### Aim of the exercise:
From the data that follows, print exactly the lines starting at the one containing "Answer: $-15125$" and ending at the one containing "Answer: 43941"; include both of them and nothing more.

### Material for the task:
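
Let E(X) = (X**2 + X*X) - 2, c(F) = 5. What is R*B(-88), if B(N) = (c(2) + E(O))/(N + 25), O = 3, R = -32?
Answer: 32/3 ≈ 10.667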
--
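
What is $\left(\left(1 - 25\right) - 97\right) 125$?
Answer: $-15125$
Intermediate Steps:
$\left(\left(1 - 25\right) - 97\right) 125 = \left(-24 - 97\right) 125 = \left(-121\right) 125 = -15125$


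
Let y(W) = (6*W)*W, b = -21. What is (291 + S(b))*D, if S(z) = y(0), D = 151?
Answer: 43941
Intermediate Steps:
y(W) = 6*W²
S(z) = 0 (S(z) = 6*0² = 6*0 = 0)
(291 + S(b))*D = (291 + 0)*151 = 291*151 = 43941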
--
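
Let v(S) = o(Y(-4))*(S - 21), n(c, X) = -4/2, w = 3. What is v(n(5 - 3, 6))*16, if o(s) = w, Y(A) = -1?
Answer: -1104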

### Output:
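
Answer: $-15125$
Intermediate Steps:
$\left(\left(1 - 25\right) - 97\right) 125 = \left(-24 - 97\right) 125 = \left(-121\right) 125 = -15125$


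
Let y(W) = (6*W)*W, b = -21. What is (291 + S(b))*D, if S(z) = y(0), D = 151?
Answer: 43941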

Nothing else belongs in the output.